* **What the task asks**
Return the lines from the line containing "The graph has" through the last line of the material below, exactly as they appear and with no others.

■ ■ ■ ■ ■ ■ ■

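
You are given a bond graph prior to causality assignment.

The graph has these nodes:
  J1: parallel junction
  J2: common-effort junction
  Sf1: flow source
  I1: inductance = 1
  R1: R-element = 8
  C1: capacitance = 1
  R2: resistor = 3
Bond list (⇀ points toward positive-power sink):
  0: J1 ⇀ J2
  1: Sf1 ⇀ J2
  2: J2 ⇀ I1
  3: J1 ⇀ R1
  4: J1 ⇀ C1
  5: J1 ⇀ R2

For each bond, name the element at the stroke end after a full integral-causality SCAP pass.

bond 0 stroke at J2
bond 1 stroke at Sf1
bond 2 stroke at I1
bond 3 stroke at R1
bond 4 stroke at J1
bond 5 stroke at R2

#1 stroke→Sf1  (source Sf1 imposes f)
#2 stroke→I1  (I1 outputs flow p/I1)
#0 stroke→J2  (only one effort-in slot at J2)
#4 stroke→J1  (C1 outputs effort q/C1)
#3 stroke→R1  (J1 effort already set via bond 4)
#5 stroke→R2  (0-jn J1 has e-setter on 4)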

■ ■ ■ ■ ■ ■ ■

* **Written reply**
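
The graph has these nodes:
  J1: parallel junction
  J2: common-effort junction
  Sf1: flow source
  I1: inductance = 1
  R1: R-element = 8
  C1: capacitance = 1
  R2: resistor = 3
Bond list (⇀ points toward positive-power sink):
  0: J1 ⇀ J2
  1: Sf1 ⇀ J2
  2: J2 ⇀ I1
  3: J1 ⇀ R1
  4: J1 ⇀ C1
  5: J1 ⇀ R2

For each bond, name the element at the stroke end after a full integral-causality SCAP pass.

bond 0 stroke at J2
bond 1 stroke at Sf1
bond 2 stroke at I1
bond 3 stroke at R1
bond 4 stroke at J1
bond 5 stroke at R2

#1 stroke→Sf1  (source Sf1 imposes f)
#2 stroke→I1  (I1 outputs flow p/I1)
#0 stroke→J2  (only one effort-in slot at J2)
#4 stroke→J1  (C1 outputs effort q/C1)
#3 stroke→R1  (J1 effort already set via bond 4)
#5 stroke→R2  (0-jn J1 has e-setter on 4)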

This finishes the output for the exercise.